# Exercise details
Copy out every line of the records in which "warehouse" can be found.

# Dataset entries
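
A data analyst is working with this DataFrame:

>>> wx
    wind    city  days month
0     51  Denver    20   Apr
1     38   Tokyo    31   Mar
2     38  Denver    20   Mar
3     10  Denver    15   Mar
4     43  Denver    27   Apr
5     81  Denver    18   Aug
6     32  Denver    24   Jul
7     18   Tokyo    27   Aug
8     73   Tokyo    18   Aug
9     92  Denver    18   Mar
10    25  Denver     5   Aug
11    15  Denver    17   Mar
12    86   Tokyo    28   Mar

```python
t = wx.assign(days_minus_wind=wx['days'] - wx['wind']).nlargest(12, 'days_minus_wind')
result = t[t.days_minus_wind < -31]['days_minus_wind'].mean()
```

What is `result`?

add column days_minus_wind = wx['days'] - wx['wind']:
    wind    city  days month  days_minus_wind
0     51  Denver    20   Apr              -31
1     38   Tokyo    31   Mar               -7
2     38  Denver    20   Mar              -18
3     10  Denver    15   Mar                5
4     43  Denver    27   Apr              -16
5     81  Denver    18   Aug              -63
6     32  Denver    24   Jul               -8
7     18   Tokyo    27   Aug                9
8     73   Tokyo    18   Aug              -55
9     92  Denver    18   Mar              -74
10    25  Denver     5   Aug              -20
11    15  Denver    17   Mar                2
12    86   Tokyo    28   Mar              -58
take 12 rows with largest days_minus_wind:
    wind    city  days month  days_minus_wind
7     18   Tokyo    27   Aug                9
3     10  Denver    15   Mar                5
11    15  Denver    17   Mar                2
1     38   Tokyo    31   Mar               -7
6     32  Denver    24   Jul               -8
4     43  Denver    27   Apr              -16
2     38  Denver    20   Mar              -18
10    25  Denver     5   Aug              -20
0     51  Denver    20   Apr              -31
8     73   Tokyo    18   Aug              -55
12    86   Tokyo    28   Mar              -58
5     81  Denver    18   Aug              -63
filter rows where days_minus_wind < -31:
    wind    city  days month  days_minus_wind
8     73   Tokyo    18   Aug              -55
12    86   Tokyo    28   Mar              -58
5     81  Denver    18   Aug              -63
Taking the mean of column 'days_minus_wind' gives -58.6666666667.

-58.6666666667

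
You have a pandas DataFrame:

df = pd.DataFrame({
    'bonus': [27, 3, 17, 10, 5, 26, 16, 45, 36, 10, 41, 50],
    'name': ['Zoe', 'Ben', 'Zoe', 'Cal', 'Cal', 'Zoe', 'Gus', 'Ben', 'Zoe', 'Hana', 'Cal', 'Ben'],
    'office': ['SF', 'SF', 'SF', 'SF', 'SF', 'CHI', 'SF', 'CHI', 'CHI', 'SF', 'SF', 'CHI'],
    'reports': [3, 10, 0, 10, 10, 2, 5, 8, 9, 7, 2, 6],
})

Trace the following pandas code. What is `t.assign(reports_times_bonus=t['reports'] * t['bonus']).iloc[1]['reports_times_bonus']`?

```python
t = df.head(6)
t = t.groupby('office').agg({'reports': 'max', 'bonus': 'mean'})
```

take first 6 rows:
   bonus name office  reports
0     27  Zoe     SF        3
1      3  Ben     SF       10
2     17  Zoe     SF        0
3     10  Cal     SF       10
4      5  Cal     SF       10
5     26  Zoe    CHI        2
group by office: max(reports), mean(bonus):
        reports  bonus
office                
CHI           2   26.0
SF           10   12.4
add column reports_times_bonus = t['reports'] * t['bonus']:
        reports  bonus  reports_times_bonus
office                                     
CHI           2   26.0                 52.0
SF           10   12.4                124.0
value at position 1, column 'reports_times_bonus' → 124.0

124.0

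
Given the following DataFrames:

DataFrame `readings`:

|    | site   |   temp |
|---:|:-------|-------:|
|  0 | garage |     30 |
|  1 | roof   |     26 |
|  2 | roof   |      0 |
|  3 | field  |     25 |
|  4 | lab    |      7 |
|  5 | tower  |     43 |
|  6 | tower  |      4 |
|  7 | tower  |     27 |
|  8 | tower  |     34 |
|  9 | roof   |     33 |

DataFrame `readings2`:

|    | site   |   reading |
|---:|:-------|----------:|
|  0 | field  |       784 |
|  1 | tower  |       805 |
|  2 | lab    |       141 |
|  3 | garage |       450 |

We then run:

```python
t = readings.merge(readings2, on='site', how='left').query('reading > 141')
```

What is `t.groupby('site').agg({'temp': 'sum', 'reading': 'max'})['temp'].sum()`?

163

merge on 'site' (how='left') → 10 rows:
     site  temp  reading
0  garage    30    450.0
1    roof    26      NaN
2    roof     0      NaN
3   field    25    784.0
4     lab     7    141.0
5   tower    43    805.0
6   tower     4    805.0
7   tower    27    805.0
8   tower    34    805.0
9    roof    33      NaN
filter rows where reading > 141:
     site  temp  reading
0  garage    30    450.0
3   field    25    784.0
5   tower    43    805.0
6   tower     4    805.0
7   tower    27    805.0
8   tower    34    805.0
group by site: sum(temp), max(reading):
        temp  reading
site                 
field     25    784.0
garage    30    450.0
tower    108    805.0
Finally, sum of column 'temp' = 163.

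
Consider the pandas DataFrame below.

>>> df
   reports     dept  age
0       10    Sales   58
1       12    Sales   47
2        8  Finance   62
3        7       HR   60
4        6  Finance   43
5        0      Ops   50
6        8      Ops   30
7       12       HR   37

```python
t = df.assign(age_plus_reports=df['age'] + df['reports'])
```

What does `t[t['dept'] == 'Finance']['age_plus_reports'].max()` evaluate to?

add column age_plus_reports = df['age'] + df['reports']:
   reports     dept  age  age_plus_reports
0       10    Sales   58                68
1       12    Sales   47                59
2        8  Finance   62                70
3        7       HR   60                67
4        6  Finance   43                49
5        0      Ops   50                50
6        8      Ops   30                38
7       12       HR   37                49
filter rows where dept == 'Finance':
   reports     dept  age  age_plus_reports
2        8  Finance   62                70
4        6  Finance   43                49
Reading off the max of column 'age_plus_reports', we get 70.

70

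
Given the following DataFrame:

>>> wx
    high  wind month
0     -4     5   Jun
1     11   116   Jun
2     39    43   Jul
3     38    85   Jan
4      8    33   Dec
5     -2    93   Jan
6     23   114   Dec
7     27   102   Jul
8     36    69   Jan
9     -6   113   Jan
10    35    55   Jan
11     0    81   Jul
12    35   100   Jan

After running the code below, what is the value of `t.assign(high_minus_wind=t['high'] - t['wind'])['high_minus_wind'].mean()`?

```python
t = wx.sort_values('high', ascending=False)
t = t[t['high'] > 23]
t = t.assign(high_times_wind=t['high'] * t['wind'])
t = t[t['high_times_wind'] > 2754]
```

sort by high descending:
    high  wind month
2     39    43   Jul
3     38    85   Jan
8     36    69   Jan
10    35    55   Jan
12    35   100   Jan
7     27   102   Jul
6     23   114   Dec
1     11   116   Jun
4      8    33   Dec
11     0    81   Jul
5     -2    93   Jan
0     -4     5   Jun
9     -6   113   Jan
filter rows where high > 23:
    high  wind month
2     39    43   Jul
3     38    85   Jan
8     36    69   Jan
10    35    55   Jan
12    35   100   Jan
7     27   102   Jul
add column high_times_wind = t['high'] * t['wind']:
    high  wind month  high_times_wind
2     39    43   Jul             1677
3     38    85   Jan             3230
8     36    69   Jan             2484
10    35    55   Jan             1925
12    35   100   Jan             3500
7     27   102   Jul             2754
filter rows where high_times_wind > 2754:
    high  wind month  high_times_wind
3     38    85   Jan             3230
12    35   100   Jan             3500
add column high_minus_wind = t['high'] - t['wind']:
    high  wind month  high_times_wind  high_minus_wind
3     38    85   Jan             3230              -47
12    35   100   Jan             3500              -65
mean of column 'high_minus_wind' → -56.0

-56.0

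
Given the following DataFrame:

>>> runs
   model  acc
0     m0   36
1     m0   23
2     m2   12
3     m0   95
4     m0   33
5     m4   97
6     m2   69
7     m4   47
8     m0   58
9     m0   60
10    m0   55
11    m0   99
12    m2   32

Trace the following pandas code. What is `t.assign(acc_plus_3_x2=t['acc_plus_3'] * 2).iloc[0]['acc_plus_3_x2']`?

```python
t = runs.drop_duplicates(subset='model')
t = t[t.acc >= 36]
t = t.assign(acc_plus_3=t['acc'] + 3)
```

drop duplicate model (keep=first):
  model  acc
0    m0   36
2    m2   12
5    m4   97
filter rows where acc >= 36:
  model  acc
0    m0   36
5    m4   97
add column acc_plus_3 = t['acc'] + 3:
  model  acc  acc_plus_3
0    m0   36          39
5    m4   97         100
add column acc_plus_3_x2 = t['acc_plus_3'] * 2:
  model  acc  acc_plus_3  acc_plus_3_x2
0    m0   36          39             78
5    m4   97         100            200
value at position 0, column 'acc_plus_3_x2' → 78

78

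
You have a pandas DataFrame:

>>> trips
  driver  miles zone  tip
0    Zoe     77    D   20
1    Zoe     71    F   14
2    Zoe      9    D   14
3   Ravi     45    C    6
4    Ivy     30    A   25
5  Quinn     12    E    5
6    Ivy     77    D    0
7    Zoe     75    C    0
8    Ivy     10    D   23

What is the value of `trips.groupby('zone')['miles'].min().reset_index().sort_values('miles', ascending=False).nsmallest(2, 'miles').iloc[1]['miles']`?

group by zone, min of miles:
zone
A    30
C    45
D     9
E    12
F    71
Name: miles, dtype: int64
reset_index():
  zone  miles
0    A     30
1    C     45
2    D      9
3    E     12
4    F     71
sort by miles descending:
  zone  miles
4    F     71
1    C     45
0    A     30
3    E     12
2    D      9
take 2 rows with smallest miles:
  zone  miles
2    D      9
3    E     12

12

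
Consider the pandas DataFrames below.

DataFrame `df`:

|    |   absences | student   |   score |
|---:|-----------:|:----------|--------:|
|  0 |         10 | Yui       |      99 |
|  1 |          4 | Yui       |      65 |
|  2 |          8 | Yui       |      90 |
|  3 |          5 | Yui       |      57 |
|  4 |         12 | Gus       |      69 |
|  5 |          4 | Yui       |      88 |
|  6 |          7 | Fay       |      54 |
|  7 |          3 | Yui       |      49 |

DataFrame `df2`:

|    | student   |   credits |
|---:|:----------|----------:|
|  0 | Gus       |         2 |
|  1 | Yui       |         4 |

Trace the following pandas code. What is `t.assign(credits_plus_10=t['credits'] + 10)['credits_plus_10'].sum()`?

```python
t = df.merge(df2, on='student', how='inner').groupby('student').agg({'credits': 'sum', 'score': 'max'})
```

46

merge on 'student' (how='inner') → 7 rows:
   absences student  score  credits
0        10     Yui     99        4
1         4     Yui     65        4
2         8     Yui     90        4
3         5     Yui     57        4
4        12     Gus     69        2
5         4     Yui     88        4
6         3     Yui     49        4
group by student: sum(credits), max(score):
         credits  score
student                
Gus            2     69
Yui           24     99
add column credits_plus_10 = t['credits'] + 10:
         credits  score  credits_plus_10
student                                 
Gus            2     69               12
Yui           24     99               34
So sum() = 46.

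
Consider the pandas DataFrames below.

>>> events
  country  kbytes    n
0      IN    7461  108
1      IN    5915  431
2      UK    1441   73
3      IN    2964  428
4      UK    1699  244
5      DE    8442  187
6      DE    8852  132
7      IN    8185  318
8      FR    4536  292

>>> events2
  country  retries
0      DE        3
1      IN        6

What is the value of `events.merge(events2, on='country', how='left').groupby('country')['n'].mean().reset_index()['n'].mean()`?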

--

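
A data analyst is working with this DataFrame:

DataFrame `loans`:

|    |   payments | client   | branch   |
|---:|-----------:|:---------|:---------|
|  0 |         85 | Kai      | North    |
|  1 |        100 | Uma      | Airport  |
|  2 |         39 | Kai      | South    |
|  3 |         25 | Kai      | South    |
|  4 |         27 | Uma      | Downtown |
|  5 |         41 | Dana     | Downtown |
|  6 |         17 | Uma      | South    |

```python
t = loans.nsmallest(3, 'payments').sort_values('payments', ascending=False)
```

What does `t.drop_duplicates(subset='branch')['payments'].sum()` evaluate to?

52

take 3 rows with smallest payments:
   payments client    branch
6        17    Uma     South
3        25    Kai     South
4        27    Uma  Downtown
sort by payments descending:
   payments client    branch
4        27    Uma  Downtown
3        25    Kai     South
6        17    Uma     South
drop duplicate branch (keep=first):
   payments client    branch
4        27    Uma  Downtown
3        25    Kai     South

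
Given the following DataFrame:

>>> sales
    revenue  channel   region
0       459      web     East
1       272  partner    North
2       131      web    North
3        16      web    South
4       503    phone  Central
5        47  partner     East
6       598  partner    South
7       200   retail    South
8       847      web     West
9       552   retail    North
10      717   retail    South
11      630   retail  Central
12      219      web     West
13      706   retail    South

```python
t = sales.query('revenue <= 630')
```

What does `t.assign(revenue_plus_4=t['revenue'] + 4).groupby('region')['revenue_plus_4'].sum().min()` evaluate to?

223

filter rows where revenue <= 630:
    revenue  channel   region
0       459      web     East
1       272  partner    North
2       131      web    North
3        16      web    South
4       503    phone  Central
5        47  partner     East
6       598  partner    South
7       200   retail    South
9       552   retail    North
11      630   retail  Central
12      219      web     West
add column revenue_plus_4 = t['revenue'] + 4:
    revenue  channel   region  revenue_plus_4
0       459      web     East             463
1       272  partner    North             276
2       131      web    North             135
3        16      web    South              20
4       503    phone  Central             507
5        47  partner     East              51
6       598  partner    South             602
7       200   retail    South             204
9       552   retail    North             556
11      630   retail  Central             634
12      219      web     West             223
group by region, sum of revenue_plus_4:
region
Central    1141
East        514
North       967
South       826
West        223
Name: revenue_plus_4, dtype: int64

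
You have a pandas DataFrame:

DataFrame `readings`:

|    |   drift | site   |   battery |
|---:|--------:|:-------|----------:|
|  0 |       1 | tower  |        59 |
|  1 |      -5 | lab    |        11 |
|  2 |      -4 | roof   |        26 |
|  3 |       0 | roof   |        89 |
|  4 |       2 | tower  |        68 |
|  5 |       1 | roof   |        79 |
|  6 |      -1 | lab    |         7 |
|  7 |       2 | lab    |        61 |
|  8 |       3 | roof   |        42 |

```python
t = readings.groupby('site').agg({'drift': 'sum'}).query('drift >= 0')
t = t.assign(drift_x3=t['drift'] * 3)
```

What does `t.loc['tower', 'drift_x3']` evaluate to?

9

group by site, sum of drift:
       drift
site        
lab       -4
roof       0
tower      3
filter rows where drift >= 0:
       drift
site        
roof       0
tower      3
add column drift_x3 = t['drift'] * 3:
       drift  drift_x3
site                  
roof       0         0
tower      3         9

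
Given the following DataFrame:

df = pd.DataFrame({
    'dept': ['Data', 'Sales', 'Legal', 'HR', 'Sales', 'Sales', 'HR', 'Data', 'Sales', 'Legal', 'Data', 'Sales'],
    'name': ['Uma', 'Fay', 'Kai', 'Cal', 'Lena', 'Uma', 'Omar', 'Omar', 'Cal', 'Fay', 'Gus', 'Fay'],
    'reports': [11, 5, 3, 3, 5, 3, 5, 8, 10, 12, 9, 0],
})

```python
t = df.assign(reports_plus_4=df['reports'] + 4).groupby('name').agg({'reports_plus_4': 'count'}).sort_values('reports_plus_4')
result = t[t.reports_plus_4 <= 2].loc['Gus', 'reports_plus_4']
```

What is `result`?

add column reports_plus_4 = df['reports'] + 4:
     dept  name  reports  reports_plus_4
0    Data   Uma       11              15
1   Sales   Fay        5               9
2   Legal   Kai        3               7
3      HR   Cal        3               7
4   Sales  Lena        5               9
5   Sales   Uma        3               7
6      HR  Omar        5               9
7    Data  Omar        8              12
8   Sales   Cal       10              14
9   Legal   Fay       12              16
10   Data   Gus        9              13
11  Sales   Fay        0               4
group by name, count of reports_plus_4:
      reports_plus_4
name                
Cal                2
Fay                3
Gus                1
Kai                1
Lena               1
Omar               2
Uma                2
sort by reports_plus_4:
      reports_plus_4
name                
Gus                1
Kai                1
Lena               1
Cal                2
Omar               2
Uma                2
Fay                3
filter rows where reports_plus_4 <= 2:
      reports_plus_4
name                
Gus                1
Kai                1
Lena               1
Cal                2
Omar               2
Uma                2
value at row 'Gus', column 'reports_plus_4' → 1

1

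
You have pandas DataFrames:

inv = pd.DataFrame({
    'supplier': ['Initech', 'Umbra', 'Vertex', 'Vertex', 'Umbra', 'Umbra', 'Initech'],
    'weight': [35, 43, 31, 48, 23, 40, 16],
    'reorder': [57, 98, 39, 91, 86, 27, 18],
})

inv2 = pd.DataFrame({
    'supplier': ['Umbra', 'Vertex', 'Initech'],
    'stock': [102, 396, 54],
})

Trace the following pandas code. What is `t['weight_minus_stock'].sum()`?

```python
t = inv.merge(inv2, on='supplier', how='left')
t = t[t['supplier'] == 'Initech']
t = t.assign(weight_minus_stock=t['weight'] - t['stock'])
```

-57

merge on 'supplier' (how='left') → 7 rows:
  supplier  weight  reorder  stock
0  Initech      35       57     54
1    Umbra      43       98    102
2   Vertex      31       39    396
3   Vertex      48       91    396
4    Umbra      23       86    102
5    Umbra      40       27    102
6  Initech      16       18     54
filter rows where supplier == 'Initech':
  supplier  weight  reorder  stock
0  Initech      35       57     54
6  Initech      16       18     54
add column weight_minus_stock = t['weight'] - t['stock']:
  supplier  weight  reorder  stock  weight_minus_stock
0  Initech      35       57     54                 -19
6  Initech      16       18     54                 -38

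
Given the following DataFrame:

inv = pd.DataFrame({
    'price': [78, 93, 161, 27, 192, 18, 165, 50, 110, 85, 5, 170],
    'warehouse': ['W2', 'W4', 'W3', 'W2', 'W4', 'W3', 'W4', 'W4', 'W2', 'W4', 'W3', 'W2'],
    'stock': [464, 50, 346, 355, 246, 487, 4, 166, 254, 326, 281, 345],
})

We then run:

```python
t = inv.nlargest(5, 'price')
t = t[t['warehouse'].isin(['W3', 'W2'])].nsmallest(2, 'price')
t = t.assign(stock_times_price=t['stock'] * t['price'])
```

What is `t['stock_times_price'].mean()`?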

# Answer to this exercise
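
    'warehouse': ['W2', 'W4', 'W3', 'W2', 'W4', 'W3', 'W4', 'W4', 'W2', 'W4', 'W3', 'W2'],
t = t[t['warehouse'].isin(['W3', 'W2'])].nsmallest(2, 'price')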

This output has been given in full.